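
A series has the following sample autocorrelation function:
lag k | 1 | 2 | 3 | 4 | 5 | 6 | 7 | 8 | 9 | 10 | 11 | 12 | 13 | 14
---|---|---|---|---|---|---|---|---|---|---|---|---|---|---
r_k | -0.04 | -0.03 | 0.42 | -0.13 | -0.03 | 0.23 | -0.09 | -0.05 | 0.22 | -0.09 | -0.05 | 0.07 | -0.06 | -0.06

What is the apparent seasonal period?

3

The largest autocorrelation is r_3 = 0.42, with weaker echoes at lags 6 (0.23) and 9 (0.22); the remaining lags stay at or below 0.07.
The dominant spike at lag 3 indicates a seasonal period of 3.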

========

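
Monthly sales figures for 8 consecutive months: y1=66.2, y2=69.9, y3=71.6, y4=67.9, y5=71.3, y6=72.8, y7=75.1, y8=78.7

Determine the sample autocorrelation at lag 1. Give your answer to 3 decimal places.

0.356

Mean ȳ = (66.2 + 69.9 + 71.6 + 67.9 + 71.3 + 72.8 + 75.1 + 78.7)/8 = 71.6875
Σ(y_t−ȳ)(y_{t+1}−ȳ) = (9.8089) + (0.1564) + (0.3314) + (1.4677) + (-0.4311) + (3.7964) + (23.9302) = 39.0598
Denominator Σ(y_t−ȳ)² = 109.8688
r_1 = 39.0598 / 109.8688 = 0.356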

========

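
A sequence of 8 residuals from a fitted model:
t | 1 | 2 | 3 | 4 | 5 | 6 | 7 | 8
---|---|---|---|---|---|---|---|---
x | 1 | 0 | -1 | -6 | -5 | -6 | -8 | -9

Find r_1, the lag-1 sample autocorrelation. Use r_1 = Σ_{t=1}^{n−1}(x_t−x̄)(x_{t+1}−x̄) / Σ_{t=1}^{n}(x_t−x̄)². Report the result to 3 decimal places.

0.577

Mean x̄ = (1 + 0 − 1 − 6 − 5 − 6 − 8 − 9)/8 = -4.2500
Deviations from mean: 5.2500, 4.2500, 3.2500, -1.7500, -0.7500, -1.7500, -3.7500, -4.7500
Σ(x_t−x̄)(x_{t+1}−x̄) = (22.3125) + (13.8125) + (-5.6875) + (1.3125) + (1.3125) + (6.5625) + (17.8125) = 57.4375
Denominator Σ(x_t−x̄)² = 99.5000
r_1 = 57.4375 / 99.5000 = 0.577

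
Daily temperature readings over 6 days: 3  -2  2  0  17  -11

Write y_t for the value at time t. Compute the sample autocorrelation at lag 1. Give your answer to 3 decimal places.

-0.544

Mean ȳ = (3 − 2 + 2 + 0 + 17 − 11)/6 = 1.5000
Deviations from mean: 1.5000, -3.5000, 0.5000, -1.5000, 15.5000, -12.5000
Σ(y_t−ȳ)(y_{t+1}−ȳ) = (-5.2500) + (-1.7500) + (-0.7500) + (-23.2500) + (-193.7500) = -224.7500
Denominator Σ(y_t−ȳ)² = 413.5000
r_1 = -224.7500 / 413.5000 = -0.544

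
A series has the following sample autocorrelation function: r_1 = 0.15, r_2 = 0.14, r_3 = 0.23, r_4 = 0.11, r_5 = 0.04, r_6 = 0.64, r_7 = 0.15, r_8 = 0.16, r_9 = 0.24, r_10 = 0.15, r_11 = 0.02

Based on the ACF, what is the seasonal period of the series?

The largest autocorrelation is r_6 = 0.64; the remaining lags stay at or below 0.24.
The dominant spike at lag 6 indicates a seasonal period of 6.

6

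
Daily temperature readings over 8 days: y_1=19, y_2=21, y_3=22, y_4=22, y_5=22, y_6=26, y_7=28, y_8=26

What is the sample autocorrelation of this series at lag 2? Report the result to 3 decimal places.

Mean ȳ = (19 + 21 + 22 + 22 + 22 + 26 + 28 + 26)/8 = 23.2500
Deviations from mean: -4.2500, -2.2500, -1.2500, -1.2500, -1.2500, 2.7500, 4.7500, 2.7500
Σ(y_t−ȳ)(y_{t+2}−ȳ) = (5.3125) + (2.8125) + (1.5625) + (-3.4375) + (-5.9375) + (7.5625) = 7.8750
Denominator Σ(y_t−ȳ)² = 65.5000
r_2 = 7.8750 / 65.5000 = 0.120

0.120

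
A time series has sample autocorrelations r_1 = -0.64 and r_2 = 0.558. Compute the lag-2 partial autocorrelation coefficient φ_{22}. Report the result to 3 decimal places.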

========

- DESCRIPTION OF THE TASK
Where does "function" appear in the records above? Copy each line that holds it.

- RESULT OF THE EXERCISE
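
A series has the following sample autocorrelation function:
A series has the following sample autocorrelation function: r_1 = 0.15, r_2 = 0.14, r_3 = 0.23, r_4 = 0.11, r_5 = 0.04, r_6 = 0.64, r_7 = 0.15, r_8 = 0.16, r_9 = 0.24, r_10 = 0.15, r_11 = 0.02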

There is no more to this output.